GOAL OF THE EXERCISE — Read the listing below and copy out every line that holds "when".
□ □ □ □ □ □ □
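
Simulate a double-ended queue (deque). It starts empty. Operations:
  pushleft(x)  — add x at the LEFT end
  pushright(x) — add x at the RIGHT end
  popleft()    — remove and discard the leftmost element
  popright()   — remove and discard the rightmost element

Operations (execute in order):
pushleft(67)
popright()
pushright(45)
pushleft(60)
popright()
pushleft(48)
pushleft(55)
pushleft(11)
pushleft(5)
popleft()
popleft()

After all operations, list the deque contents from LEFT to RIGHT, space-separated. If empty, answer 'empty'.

Answer: 55 48 60

Derivation:
pushleft(67): [67]
popright(): []
pushright(45): [45]
pushleft(60): [60, 45]
popright(): [60]
pushleft(48): [48, 60]
pushleft(55): [55, 48, 60]
pushleft(11): [11, 55, 48, 60]
pushleft(5): [5, 11, 55, 48, 60]
popleft(): [11, 55, 48, 60]
popleft(): [55, 48, 60]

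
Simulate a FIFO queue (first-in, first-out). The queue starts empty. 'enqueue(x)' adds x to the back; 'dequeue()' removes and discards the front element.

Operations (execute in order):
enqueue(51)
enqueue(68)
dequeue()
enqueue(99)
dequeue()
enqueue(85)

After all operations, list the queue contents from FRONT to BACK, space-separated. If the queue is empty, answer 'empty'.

Answer: 99 85

Derivation:
enqueue(51): [51]
enqueue(68): [51, 68]
dequeue(): [68]
enqueue(99): [68, 99]
dequeue(): [99]
enqueue(85): [99, 85]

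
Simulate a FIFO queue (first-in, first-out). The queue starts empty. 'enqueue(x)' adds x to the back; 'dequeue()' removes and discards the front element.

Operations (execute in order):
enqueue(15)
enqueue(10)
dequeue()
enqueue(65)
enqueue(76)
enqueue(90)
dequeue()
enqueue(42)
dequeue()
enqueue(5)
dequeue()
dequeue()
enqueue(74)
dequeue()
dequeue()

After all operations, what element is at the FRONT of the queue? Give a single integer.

enqueue(15): queue = [15]
enqueue(10): queue = [15, 10]
dequeue(): queue = [10]
enqueue(65): queue = [10, 65]
enqueue(76): queue = [10, 65, 76]
enqueue(90): queue = [10, 65, 76, 90]
dequeue(): queue = [65, 76, 90]
enqueue(42): queue = [65, 76, 90, 42]
dequeue(): queue = [76, 90, 42]
enqueue(5): queue = [76, 90, 42, 5]
dequeue(): queue = [90, 42, 5]
dequeue(): queue = [42, 5]
enqueue(74): queue = [42, 5, 74]
dequeue(): queue = [5, 74]
dequeue(): queue = [74]

Answer: 74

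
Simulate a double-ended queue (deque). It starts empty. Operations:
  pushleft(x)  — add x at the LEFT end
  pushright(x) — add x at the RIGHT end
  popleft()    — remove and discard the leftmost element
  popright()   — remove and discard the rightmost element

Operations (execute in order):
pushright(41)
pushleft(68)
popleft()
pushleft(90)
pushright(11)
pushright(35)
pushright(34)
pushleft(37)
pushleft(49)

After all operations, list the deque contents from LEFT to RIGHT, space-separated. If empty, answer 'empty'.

pushright(41): [41]
pushleft(68): [68, 41]
popleft(): [41]
pushleft(90): [90, 41]
pushright(11): [90, 41, 11]
pushright(35): [90, 41, 11, 35]
pushright(34): [90, 41, 11, 35, 34]
pushleft(37): [37, 90, 41, 11, 35, 34]
pushleft(49): [49, 37, 90, 41, 11, 35, 34]

Answer: 49 37 90 41 11 35 34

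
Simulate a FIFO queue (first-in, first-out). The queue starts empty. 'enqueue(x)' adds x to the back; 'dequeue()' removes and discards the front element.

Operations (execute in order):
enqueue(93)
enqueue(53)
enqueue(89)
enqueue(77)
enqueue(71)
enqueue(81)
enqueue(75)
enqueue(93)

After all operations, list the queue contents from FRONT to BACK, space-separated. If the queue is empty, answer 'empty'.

Answer: 93 53 89 77 71 81 75 93

Derivation:
enqueue(93): [93]
enqueue(53): [93, 53]
enqueue(89): [93, 53, 89]
enqueue(77): [93, 53, 89, 77]
enqueue(71): [93, 53, 89, 77, 71]
enqueue(81): [93, 53, 89, 77, 71, 81]
enqueue(75): [93, 53, 89, 77, 71, 81, 75]
enqueue(93): [93, 53, 89, 77, 71, 81, 75, 93]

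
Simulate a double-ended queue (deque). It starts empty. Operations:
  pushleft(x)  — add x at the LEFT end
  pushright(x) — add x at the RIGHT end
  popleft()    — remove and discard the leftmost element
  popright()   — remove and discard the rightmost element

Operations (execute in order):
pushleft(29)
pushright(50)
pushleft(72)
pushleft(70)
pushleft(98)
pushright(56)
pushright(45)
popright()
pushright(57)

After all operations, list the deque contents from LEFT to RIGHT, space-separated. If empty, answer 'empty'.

pushleft(29): [29]
pushright(50): [29, 50]
pushleft(72): [72, 29, 50]
pushleft(70): [70, 72, 29, 50]
pushleft(98): [98, 70, 72, 29, 50]
pushright(56): [98, 70, 72, 29, 50, 56]
pushright(45): [98, 70, 72, 29, 50, 56, 45]
popright(): [98, 70, 72, 29, 50, 56]
pushright(57): [98, 70, 72, 29, 50, 56, 57]

Answer: 98 70 72 29 50 56 57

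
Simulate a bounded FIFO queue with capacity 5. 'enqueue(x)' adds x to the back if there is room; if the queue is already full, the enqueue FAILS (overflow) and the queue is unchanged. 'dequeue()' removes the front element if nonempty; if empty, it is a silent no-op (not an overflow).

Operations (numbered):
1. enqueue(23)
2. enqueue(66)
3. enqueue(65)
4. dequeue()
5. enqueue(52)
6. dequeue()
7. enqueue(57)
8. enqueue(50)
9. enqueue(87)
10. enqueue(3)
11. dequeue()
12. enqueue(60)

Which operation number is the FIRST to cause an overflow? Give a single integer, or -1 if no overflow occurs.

1. enqueue(23): size=1
2. enqueue(66): size=2
3. enqueue(65): size=3
4. dequeue(): size=2
5. enqueue(52): size=3
6. dequeue(): size=2
7. enqueue(57): size=3
8. enqueue(50): size=4
9. enqueue(87): size=5
10. enqueue(3): size=5=cap → OVERFLOW (fail)
11. dequeue(): size=4
12. enqueue(60): size=5

Answer: 10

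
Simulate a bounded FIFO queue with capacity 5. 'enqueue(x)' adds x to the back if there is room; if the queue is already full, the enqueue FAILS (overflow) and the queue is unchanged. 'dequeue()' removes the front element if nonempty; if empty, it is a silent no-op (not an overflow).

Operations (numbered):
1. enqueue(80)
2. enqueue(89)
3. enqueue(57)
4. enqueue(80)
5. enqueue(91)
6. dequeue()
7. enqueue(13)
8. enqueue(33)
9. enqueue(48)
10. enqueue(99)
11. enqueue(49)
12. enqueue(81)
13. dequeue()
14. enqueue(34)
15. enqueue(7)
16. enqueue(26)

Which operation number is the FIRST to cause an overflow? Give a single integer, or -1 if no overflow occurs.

Answer: 8

Derivation:
1. enqueue(80): size=1
2. enqueue(89): size=2
3. enqueue(57): size=3
4. enqueue(80): size=4
5. enqueue(91): size=5
6. dequeue(): size=4
7. enqueue(13): size=5
8. enqueue(33): size=5=cap → OVERFLOW (fail)
9. enqueue(48): size=5=cap → OVERFLOW (fail)
10. enqueue(99): size=5=cap → OVERFLOW (fail)
11. enqueue(49): size=5=cap → OVERFLOW (fail)
12. enqueue(81): size=5=cap → OVERFLOW (fail)
13. dequeue(): size=4
14. enqueue(34): size=5
15. enqueue(7): size=5=cap → OVERFLOW (fail)
16. enqueue(26): size=5=cap → OVERFLOW (fail)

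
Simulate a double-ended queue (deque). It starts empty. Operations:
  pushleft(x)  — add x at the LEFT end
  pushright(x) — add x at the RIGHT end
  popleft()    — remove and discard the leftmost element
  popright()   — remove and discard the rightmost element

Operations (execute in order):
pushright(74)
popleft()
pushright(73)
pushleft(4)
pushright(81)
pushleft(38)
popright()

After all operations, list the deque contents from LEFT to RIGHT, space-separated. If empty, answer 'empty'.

pushright(74): [74]
popleft(): []
pushright(73): [73]
pushleft(4): [4, 73]
pushright(81): [4, 73, 81]
pushleft(38): [38, 4, 73, 81]
popright(): [38, 4, 73]

Answer: 38 4 73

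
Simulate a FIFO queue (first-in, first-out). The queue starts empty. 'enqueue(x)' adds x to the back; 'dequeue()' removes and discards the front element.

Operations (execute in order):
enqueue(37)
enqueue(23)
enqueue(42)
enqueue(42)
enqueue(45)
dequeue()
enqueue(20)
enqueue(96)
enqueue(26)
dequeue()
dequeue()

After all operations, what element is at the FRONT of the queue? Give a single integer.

enqueue(37): queue = [37]
enqueue(23): queue = [37, 23]
enqueue(42): queue = [37, 23, 42]
enqueue(42): queue = [37, 23, 42, 42]
enqueue(45): queue = [37, 23, 42, 42, 45]
dequeue(): queue = [23, 42, 42, 45]
enqueue(20): queue = [23, 42, 42, 45, 20]
enqueue(96): queue = [23, 42, 42, 45, 20, 96]
enqueue(26): queue = [23, 42, 42, 45, 20, 96, 26]
dequeue(): queue = [42, 42, 45, 20, 96, 26]
dequeue(): queue = [42, 45, 20, 96, 26]

Answer: 42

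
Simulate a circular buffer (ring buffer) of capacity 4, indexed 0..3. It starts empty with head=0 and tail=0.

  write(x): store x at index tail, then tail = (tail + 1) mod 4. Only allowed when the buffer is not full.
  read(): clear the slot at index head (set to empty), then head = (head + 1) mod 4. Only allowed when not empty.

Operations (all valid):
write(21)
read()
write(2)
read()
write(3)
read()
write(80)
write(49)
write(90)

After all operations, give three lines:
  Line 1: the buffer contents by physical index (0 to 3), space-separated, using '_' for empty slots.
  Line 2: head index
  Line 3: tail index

write(21): buf=[21 _ _ _], head=0, tail=1, size=1
read(): buf=[_ _ _ _], head=1, tail=1, size=0
write(2): buf=[_ 2 _ _], head=1, tail=2, size=1
read(): buf=[_ _ _ _], head=2, tail=2, size=0
write(3): buf=[_ _ 3 _], head=2, tail=3, size=1
read(): buf=[_ _ _ _], head=3, tail=3, size=0
write(80): buf=[_ _ _ 80], head=3, tail=0, size=1
write(49): buf=[49 _ _ 80], head=3, tail=1, size=2
write(90): buf=[49 90 _ 80], head=3, tail=2, size=3

Answer: 49 90 _ 80
3
2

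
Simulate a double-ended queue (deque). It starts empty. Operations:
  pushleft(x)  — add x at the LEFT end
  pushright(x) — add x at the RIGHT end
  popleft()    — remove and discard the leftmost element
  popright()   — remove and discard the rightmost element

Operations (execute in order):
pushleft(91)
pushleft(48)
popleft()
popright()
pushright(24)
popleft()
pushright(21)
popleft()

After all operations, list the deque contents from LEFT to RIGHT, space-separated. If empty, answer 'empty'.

Answer: empty

Derivation:
pushleft(91): [91]
pushleft(48): [48, 91]
popleft(): [91]
popright(): []
pushright(24): [24]
popleft(): []
pushright(21): [21]
popleft(): []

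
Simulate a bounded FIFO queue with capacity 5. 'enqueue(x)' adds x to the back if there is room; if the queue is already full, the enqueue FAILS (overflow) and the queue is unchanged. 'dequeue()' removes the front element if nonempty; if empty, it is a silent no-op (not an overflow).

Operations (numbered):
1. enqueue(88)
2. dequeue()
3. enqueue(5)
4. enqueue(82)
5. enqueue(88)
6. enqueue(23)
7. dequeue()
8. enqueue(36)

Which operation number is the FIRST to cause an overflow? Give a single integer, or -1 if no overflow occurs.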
□ □ □ □ □ □ □
ANSWER TO THE PROBLEM —
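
  write(x): store x at index tail, then tail = (tail + 1) mod 4. Only allowed when the buffer is not full.
  read(): clear the slot at index head (set to empty), then head = (head + 1) mod 4. Only allowed when not empty.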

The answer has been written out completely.